>>

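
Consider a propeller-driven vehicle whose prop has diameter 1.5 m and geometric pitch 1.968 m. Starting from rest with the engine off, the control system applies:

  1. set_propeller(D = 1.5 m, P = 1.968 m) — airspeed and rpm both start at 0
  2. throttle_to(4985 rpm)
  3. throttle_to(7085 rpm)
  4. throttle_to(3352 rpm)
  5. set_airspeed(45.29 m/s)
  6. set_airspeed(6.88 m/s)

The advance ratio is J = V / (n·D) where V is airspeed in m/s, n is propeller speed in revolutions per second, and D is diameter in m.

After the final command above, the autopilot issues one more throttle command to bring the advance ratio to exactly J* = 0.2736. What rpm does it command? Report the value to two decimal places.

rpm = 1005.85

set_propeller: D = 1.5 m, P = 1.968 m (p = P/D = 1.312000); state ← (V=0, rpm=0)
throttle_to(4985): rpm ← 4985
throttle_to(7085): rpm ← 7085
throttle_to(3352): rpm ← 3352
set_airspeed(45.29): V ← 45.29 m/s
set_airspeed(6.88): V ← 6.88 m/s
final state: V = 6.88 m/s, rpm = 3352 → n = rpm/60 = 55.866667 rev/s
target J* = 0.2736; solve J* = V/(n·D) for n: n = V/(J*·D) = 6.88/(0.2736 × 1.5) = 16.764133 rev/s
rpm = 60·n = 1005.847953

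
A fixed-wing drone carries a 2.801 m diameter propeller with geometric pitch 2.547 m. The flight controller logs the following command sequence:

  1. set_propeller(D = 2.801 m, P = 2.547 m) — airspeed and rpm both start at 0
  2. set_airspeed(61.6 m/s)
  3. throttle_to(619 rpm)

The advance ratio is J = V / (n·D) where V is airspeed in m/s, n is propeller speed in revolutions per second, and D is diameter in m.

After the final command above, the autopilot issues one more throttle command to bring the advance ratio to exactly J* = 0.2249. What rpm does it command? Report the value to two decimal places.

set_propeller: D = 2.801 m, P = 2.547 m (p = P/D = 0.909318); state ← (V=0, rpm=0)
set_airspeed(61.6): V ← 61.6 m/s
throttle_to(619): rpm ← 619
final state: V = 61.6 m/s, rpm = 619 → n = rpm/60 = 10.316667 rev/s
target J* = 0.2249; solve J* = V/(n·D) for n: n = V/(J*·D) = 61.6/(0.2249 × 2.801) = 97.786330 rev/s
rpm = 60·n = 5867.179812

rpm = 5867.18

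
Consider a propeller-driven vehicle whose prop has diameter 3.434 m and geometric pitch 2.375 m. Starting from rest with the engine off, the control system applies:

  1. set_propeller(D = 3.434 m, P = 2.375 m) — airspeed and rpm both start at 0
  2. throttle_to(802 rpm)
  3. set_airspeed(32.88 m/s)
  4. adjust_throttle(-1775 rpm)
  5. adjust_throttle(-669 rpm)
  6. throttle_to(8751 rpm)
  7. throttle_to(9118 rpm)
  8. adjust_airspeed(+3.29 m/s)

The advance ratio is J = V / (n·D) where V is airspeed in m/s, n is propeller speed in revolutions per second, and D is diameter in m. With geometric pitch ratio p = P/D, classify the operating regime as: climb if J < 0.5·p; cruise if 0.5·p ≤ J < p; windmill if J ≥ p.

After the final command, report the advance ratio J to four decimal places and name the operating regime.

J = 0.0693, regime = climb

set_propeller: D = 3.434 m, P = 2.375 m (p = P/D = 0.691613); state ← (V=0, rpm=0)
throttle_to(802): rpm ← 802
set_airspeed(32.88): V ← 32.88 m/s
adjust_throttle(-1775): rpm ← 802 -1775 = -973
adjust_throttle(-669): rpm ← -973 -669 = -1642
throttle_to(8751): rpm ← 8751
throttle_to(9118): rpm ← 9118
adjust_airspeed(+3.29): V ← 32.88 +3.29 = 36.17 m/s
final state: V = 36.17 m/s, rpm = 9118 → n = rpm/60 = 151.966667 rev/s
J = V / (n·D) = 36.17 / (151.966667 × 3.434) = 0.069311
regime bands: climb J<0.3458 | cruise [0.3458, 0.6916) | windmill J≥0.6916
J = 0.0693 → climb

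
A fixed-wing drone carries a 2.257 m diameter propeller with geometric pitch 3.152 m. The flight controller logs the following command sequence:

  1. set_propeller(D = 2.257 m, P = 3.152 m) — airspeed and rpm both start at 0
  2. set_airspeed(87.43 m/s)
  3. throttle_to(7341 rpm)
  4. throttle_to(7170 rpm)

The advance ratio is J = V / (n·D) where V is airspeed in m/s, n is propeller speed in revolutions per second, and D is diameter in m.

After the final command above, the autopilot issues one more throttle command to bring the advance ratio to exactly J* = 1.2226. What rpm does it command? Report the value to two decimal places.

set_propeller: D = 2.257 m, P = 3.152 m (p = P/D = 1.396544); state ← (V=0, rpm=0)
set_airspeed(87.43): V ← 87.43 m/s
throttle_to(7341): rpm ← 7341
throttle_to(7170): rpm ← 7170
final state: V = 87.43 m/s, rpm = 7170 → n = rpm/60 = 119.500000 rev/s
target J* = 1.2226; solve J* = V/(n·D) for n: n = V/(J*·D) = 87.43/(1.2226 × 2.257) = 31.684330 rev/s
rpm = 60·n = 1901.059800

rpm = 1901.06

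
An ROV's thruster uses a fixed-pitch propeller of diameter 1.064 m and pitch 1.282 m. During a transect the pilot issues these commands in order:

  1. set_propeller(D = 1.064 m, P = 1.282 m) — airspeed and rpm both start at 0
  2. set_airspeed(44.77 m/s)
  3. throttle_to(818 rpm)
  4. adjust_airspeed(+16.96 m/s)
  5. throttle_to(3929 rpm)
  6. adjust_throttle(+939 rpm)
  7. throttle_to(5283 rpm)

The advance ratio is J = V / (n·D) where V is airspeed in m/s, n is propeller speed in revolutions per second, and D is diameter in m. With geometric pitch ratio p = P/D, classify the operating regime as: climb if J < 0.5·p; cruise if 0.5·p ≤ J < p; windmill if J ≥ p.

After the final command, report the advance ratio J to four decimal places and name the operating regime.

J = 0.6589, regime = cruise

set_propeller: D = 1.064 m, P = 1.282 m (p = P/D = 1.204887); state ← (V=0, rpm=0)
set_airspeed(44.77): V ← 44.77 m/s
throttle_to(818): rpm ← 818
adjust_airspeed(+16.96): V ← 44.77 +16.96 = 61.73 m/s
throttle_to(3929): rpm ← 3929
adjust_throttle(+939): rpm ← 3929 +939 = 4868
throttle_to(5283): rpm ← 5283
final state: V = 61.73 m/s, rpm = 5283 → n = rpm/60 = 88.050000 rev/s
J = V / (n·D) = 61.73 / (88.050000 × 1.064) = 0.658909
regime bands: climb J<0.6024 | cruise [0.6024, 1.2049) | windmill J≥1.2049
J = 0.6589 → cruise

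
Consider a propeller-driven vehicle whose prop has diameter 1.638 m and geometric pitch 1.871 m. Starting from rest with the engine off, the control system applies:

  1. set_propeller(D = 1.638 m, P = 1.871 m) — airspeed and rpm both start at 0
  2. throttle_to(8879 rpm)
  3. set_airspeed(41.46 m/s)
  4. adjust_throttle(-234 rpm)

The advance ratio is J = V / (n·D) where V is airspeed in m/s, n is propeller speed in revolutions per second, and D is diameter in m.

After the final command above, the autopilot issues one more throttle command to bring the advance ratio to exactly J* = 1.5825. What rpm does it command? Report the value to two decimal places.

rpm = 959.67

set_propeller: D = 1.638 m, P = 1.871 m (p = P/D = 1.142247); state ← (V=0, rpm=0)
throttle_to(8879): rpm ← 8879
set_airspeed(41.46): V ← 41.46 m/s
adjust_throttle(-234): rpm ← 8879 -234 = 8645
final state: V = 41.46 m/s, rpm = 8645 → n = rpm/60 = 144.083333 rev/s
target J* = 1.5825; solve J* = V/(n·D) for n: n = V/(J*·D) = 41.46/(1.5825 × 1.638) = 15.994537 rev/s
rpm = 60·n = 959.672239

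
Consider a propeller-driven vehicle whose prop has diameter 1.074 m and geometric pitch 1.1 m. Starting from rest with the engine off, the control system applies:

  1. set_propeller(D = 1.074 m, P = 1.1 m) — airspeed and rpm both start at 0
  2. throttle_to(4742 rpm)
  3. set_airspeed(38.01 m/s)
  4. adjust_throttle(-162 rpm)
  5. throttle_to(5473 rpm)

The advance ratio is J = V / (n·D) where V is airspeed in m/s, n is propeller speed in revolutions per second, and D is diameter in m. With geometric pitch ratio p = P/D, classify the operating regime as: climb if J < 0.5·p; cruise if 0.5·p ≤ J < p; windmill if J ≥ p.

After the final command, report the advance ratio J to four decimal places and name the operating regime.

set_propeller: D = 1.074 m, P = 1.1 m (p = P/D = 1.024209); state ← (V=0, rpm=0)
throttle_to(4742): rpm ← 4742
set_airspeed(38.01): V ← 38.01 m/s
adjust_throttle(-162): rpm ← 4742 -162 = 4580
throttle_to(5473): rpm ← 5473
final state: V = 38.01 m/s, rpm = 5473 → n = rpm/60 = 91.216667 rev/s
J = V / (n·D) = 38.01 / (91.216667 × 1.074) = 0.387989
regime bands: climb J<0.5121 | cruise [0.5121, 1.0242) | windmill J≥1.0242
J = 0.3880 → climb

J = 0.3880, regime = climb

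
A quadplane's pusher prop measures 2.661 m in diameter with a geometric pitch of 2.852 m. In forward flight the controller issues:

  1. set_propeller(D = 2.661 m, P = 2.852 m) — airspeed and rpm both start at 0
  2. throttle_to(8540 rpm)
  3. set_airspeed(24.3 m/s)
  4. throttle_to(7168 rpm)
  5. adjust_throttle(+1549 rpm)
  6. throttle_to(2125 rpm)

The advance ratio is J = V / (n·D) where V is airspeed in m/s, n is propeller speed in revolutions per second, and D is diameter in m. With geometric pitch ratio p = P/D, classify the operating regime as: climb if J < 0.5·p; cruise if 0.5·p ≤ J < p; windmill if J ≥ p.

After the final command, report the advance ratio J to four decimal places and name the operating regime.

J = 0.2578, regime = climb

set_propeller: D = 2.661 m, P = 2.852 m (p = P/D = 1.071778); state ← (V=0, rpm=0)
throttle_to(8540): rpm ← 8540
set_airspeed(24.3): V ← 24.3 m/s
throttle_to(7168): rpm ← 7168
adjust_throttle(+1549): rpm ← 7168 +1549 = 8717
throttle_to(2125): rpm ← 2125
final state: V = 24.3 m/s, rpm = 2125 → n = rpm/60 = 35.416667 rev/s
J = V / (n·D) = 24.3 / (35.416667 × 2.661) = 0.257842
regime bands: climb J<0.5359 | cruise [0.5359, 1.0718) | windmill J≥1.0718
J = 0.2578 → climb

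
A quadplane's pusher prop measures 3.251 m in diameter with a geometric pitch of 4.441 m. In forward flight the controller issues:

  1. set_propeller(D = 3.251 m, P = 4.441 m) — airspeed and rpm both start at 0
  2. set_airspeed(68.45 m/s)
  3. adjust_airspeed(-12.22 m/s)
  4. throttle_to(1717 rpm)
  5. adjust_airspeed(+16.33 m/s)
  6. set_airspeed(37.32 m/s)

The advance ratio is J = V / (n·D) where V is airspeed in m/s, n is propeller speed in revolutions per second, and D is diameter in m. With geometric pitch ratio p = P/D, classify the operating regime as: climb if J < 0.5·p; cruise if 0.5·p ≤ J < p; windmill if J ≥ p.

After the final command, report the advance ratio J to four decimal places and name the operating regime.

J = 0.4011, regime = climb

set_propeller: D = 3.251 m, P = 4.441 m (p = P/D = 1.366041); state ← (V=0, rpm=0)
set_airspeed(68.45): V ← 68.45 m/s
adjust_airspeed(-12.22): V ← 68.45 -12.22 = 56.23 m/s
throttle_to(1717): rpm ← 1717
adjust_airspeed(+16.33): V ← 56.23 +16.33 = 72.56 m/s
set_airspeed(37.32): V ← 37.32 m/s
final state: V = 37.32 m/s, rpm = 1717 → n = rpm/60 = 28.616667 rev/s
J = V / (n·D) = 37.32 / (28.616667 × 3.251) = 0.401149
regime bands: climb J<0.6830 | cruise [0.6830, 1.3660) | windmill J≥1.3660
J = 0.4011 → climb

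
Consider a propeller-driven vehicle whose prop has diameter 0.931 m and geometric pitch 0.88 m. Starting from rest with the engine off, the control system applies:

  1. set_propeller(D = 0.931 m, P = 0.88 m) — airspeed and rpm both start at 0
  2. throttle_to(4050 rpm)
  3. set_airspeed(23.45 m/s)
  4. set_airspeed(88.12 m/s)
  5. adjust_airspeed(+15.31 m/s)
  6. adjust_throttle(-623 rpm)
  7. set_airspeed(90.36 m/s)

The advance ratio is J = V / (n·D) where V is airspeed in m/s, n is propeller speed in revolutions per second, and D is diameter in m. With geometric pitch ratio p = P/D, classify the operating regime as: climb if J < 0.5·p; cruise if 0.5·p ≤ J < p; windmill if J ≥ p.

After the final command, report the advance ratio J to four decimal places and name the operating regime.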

<<

What is expected:
Of the lines above, output exactly those from the line bearing "An ROV's thruster" through the line bearing "3. throttle_to(818 rpm)", inclusive.

Exercise output:
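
An ROV's thruster uses a fixed-pitch propeller of diameter 1.064 m and pitch 1.282 m. During a transect the pilot issues these commands in order:

  1. set_propeller(D = 1.064 m, P = 1.282 m) — airspeed and rpm both start at 0
  2. set_airspeed(44.77 m/s)
  3. throttle_to(818 rpm)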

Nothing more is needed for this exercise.